## Your assignment
In the entries below, find the line with "Let R(x, T)" and print exactly every line from there up to and including the line with "Answer: 1089", with no other lines.
··· Data listing ···
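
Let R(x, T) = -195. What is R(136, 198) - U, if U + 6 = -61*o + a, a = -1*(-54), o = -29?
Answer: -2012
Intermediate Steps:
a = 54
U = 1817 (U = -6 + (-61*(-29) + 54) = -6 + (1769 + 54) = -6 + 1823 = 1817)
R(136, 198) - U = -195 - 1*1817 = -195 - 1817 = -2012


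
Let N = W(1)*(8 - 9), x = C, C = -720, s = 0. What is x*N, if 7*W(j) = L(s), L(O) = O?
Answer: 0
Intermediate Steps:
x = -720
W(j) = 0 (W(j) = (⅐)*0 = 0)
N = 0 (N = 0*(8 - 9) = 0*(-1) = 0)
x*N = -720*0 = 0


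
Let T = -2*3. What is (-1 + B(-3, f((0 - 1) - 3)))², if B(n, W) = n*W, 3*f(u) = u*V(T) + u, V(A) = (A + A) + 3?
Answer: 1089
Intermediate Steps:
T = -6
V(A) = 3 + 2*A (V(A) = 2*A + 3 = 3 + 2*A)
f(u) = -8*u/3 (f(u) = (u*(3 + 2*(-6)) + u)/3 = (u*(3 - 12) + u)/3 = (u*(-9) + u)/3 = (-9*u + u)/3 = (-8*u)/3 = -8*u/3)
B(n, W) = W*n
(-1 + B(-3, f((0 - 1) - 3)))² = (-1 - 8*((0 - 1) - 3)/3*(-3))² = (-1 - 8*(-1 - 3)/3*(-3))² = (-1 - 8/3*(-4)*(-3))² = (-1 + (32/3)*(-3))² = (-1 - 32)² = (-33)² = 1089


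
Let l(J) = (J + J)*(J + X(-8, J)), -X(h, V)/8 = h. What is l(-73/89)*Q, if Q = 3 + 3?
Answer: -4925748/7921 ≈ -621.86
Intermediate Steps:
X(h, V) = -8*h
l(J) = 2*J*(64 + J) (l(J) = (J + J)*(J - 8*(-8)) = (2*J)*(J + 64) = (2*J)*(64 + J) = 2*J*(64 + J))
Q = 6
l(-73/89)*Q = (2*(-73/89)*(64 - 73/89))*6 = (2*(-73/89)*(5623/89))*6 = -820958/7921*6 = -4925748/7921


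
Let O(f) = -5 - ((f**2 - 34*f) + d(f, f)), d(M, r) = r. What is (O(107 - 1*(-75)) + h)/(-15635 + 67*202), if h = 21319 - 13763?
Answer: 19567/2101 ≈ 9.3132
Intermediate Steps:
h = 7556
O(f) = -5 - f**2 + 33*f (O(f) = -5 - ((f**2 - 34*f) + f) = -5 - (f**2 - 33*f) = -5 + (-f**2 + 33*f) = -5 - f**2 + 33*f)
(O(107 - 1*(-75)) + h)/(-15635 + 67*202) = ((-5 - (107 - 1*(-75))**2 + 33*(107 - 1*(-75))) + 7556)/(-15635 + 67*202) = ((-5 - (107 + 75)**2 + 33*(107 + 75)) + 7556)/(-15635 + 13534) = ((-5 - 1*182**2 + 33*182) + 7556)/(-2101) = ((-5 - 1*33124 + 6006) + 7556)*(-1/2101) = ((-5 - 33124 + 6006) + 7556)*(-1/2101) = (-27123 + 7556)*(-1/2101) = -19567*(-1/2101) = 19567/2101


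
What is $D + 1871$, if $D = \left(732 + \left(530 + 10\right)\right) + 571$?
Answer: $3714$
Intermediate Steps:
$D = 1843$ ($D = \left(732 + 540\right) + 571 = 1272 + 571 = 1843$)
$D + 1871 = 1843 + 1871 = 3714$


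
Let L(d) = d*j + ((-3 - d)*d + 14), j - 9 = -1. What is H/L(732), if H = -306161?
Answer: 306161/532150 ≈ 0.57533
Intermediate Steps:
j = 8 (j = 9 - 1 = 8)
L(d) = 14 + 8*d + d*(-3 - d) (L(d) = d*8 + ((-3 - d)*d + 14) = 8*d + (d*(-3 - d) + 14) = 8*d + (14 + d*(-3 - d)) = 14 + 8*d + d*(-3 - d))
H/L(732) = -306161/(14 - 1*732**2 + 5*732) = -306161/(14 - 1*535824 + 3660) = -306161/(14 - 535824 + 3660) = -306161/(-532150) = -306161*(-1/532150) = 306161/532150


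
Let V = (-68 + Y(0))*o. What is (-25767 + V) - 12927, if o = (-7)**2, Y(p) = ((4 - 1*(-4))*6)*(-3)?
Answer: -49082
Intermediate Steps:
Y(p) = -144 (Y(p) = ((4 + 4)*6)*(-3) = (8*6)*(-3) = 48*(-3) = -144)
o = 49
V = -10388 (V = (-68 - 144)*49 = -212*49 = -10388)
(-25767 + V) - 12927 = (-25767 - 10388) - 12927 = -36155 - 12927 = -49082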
···
··· Data listing ···
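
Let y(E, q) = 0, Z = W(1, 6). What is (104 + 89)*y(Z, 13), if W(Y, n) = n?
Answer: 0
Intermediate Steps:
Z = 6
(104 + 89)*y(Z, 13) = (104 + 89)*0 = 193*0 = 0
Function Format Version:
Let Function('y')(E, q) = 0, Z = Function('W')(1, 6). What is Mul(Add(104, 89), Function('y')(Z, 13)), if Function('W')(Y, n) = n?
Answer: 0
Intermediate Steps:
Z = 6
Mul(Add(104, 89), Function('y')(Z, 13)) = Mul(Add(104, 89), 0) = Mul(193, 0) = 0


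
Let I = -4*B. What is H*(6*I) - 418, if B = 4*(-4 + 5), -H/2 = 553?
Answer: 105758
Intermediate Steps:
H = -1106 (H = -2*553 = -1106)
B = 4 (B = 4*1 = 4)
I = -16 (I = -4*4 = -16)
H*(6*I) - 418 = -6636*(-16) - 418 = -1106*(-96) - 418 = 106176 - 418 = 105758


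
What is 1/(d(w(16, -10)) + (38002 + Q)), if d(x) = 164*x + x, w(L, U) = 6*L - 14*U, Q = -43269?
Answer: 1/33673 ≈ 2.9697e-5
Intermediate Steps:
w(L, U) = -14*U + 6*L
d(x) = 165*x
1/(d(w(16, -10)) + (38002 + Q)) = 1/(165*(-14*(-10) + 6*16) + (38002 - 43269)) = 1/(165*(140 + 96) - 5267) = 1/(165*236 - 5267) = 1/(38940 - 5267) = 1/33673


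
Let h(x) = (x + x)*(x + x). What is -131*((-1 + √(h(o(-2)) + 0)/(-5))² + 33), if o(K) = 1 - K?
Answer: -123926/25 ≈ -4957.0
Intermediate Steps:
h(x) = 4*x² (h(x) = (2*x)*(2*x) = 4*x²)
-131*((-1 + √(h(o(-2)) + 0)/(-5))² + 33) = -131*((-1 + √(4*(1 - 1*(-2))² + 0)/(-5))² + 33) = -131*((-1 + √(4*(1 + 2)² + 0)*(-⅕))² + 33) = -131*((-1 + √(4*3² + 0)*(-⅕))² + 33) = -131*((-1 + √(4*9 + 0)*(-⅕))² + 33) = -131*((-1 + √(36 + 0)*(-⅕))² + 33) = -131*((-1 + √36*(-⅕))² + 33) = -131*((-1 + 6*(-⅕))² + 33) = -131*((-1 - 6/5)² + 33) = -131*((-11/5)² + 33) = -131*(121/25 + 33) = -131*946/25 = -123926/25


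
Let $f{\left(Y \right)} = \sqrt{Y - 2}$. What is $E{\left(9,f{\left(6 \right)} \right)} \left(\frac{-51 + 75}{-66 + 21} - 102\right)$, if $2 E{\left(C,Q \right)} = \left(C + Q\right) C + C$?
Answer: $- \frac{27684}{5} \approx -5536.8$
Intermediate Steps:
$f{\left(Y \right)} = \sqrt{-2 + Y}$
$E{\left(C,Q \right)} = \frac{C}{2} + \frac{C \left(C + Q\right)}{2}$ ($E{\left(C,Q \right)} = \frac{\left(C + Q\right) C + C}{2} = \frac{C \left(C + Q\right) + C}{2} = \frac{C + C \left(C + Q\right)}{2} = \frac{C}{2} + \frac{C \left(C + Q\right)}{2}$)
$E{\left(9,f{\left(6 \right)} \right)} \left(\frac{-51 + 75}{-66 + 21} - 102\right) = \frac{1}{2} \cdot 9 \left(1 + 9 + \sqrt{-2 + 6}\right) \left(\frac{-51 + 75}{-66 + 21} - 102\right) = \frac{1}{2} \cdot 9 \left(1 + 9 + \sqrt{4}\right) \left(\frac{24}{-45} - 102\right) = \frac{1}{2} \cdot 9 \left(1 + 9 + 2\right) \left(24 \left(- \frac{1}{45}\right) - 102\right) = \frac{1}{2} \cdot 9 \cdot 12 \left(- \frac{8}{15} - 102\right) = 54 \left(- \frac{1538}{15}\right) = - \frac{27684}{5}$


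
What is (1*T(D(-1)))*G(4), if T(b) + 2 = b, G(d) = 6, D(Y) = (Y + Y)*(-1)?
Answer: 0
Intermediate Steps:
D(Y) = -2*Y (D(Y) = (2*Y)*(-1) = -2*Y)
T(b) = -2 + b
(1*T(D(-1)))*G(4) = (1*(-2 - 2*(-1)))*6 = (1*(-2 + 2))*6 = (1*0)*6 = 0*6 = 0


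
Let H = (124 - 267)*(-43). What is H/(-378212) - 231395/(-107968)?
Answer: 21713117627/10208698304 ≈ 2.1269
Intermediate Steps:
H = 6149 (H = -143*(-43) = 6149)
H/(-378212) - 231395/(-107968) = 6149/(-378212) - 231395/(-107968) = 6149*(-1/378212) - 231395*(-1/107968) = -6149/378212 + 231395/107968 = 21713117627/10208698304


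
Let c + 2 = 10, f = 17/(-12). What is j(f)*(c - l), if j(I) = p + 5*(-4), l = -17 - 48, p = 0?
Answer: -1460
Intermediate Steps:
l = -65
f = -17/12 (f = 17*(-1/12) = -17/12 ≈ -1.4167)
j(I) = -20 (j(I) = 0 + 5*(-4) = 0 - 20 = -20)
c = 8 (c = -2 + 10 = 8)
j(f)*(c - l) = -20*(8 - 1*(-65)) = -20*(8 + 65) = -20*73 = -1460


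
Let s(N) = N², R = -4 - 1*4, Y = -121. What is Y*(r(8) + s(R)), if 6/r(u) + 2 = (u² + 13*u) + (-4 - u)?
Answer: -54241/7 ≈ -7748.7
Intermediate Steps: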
···
··· Data listing ···
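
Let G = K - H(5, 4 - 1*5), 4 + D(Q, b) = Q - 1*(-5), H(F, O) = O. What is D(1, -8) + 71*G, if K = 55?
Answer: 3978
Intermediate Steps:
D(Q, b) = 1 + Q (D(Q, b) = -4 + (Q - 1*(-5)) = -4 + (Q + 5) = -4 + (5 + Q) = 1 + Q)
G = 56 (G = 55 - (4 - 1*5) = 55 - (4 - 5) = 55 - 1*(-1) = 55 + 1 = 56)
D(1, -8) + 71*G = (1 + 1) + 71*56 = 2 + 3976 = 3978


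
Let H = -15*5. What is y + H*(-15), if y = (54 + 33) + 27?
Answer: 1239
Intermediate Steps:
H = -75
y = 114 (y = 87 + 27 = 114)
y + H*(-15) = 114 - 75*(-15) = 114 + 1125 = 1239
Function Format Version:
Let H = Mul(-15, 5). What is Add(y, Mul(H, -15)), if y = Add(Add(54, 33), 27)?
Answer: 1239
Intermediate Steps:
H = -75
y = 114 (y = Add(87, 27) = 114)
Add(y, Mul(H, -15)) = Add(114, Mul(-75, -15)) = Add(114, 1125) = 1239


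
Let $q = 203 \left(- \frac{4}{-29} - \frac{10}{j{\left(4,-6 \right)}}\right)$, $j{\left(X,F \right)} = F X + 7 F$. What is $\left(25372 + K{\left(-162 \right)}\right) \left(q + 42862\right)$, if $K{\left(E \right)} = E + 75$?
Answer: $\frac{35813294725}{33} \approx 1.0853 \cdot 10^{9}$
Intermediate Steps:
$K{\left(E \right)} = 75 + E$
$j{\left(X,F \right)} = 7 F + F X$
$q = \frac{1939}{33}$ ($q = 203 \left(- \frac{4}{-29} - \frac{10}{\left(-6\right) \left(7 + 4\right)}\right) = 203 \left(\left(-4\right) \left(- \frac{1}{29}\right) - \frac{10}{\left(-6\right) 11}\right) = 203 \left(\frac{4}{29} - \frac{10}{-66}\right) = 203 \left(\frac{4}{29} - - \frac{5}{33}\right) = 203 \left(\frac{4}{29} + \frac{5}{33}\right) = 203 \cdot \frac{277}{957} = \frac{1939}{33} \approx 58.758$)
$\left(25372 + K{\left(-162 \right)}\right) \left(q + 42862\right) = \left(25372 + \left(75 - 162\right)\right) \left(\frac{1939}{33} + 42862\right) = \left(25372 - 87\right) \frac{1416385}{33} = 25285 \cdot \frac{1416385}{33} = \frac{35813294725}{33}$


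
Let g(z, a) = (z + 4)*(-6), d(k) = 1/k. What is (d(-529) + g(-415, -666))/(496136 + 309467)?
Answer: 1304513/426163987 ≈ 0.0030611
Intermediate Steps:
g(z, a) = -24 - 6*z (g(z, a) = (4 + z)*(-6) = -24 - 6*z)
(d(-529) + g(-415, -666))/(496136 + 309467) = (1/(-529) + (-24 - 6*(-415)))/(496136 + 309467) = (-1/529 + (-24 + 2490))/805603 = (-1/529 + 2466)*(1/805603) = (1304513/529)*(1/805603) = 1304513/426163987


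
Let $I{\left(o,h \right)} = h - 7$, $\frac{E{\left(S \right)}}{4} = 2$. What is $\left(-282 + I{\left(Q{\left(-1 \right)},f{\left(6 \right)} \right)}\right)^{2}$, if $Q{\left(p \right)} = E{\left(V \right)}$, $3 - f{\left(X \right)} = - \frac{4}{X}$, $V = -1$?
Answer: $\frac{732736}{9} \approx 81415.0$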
···
## Problem solution
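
Let R(x, T) = -195. What is R(136, 198) - U, if U + 6 = -61*o + a, a = -1*(-54), o = -29?
Answer: -2012
Intermediate Steps:
a = 54
U = 1817 (U = -6 + (-61*(-29) + 54) = -6 + (1769 + 54) = -6 + 1823 = 1817)
R(136, 198) - U = -195 - 1*1817 = -195 - 1817 = -2012


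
Let N = W(1)*(8 - 9), x = C, C = -720, s = 0. What is x*N, if 7*W(j) = L(s), L(O) = O?
Answer: 0
Intermediate Steps:
x = -720
W(j) = 0 (W(j) = (⅐)*0 = 0)
N = 0 (N = 0*(8 - 9) = 0*(-1) = 0)
x*N = -720*0 = 0


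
Let T = -2*3. What is (-1 + B(-3, f((0 - 1) - 3)))², if B(n, W) = n*W, 3*f(u) = u*V(T) + u, V(A) = (A + A) + 3?
Answer: 1089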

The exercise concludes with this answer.